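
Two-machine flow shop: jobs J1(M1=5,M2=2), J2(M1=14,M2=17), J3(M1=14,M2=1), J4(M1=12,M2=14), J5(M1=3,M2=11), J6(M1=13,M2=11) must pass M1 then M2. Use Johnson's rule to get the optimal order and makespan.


Johnson's rule:
Group 1 (M1≤M2, sort by M1): ['J5', 'J4', 'J2']
Group 2 (M1>M2, sort desc M2): ['J6', 'J1', 'J3']
Sequence: J5 → J4 → J2 → J6 → J1 → J3
Makespan calculation:
  J5: M1 done=3, M2 done=14
  J4: M1 done=15, M2 done=29
  J2: M1 done=29, M2 done=46
  J6: M1 done=42, M2 done=57
  J1: M1 done=47, M2 done=59
  J3: M1 done=61, M2 done=62
= Sequence: J5 → J4 → J2 → J6 → J1 → J3, Makespan: 62


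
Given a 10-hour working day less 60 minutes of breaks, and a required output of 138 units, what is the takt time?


Available = 10×60 - 60 = 540 min
Takt time = 540 / 138
= 3.91 min/unit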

☆ ☆ ☆

The full listing is to be restated word for word.

▸ **TASK ANSWER**
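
Two-machine flow shop: jobs J1(M1=5,M2=2), J2(M1=14,M2=17), J3(M1=14,M2=1), J4(M1=12,M2=14), J5(M1=3,M2=11), J6(M1=13,M2=11) must pass M1 then M2. Use Johnson's rule to get the optimal order and makespan.


Johnson's rule:
Group 1 (M1≤M2, sort by M1): ['J5', 'J4', 'J2']
Group 2 (M1>M2, sort desc M2): ['J6', 'J1', 'J3']
Sequence: J5 → J4 → J2 → J6 → J1 → J3
Makespan calculation:
  J5: M1 done=3, M2 done=14
  J4: M1 done=15, M2 done=29
  J2: M1 done=29, M2 done=46
  J6: M1 done=42, M2 done=57
  J1: M1 done=47, M2 done=59
  J3: M1 done=61, M2 done=62
= Sequence: J5 → J4 → J2 → J6 → J1 → J3, Makespan: 62


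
Given a 10-hour working day less 60 minutes of breaks, and a required output of 138 units, what is the takt time?


Available = 10×60 - 60 = 540 min
Takt time = 540 / 138
= 3.91 min/unit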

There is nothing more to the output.